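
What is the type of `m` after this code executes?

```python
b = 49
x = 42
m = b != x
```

Comparison operators return bool

bool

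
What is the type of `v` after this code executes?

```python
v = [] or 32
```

'or' returns first truthy value (32, which is int)

int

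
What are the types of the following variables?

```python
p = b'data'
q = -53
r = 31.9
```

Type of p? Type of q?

p is bytes; q is int

bytes, int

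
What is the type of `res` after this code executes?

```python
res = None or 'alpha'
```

'or' with None returns the other value ('alpha', str)

str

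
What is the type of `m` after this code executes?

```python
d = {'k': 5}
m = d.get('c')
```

dict.get() returns None when key 'c' is not found and no default given

NoneType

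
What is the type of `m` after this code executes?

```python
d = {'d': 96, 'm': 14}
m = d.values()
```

.values() returns a dict_values view object

dict_values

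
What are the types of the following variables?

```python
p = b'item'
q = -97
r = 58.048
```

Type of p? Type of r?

p is bytes; r is float

bytes, float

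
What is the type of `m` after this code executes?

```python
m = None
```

None has type NoneType

NoneType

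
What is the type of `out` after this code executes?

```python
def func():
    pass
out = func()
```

A function with no return statement returns None

NoneType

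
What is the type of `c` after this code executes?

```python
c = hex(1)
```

hex() returns str representation

str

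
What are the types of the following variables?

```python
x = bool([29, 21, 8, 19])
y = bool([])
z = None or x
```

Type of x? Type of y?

bool() returns bool; bool() returns bool

bool, bool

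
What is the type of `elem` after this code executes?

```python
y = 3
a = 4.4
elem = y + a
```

int + float returns float (3 + 4.4 = 7.4)

float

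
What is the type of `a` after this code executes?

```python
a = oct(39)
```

oct() returns str representation

str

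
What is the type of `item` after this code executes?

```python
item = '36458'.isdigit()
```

str.isdigit() returns bool

bool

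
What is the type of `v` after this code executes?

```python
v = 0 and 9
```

'and' returns the first falsy value (0, which is int)

int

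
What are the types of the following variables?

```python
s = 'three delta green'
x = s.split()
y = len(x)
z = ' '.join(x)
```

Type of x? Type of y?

str.split() returns list; len() returns int

list, int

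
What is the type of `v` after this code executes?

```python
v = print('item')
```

print() returns None

NoneType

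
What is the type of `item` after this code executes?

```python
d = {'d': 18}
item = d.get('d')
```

dict.get() returns the value (int) when key is found

int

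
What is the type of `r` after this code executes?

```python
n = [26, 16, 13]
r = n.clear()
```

list.clear() returns None

NoneType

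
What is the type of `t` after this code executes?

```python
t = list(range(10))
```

list(range(...)) returns list

list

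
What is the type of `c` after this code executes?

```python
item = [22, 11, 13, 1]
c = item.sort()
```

list.sort() returns None (sorts in place)

NoneType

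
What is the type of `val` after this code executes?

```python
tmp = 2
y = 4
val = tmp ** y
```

int ** positive int returns int (2 ** 4 = 16)

int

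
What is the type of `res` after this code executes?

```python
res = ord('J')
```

ord() returns int (Unicode code point)

int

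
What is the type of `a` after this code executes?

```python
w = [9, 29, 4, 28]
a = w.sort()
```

list.sort() returns None (sorts in place)

NoneType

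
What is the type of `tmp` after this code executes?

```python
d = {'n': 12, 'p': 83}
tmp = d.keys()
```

.keys() returns a dict_keys view object

dict_keys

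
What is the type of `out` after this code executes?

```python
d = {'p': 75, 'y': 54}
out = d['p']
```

Accessing dict[str, int] with key 'p' returns int value 75

int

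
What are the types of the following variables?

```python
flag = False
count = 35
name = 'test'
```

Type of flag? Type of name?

flag is bool; name is str

bool, str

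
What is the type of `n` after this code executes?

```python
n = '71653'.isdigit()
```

str.isdigit() returns bool

bool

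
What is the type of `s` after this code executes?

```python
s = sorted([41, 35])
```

sorted() always returns list

list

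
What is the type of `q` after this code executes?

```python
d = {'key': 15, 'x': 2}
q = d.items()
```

dict.items() returns a dict_items view

dict_items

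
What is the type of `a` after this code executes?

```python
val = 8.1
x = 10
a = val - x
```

float - int returns float (8.1 - 10 = -1.9)

float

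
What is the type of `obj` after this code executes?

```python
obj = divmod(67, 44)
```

divmod() returns a tuple (quotient, remainder)

tuple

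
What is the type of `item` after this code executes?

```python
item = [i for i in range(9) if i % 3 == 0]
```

A list comprehension [...] produces a list

list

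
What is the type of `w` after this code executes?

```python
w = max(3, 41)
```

max() of ints returns int

int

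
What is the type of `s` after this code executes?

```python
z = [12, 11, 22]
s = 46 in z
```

'in' operator returns bool

bool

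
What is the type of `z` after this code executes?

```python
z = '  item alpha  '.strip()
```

str.strip() returns str

str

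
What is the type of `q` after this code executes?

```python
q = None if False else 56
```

Ternary: condition is False, else branch (56) taken → int

int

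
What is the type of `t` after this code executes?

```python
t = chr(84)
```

chr() returns str (single character)

str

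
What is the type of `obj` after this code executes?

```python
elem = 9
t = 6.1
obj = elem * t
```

int * float returns float (9 * 6.1 = 54.9)

float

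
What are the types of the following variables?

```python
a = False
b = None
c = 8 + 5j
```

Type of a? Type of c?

a is bool; c is complex

bool, complex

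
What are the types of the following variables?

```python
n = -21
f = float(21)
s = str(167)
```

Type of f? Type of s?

f is float; s is str

float, str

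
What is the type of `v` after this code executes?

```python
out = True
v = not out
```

'not' always returns bool

bool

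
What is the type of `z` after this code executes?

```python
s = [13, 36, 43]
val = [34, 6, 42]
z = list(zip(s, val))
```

list(zip(...)) returns a list of tuples

list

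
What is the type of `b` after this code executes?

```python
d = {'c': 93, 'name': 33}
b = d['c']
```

Accessing dict[str, int] with key 'c' returns int value 93

int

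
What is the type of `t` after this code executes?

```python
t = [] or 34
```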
• • • •
▶ YOUR TASK:
Scan the material above for the word "elem", and copy each line where it appears.

▶ EXPECTED OUTPUT:
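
What is the type of `elem` after this code executes?
elem = y + a
elem = 9
obj = elem * t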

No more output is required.